THE TASK:
Copy each line below exactly.

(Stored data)
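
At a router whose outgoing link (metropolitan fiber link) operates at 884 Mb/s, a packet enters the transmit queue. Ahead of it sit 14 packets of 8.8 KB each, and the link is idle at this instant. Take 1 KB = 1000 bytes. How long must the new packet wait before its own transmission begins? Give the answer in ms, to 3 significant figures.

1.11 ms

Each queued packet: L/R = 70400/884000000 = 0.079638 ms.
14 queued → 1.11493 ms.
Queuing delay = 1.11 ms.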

REPLY:
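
At a router whose outgoing link (metropolitan fiber link) operates at 884 Mb/s, a packet enters the transmit queue. Ahead of it sit 14 packets of 8.8 KB each, and the link is idle at this instant. Take 1 KB = 1000 bytes. How long must the new packet wait before its own transmission begins? Give the answer in ms, to 3 significant figures.

1.11 ms

Each queued packet: L/R = 70400/884000000 = 0.079638 ms.
14 queued → 1.11493 ms.
Queuing delay = 1.11 ms.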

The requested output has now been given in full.